---- DATA SECTION
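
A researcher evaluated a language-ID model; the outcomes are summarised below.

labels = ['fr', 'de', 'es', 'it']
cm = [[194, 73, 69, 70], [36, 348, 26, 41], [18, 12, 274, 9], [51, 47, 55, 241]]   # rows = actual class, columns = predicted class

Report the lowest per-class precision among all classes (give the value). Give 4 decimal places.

Per-class precision (TP/(TP+FP)):
  fr: TP=194, FP=36+18+51=105 → 194/299 = 0.64883
  de: TP=348, FP=73+12+47=132 → 348/480 = 0.72500
  es: TP=274, FP=69+26+55=150 → 274/424 = 0.64623
  it: TP=241, FP=70+41+9=120 → 241/361 = 0.66759
Lowest is class 'es' with precision = 0.6462.

0.6462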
--------
▶ **EXERCISE OBJECTIVE**
Only the lines from the one containing "Report the lowest" to the end of the records should be repeated, exactly as they appear.

▶ **EXERCISE RESULT**
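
Report the lowest per-class precision among all classes (give the value). Give 4 decimal places.

Per-class precision (TP/(TP+FP)):
  fr: TP=194, FP=36+18+51=105 → 194/299 = 0.64883
  de: TP=348, FP=73+12+47=132 → 348/480 = 0.72500
  es: TP=274, FP=69+26+55=150 → 274/424 = 0.64623
  it: TP=241, FP=70+41+9=120 → 241/361 = 0.66759
Lowest is class 'es' with precision = 0.6462.

0.6462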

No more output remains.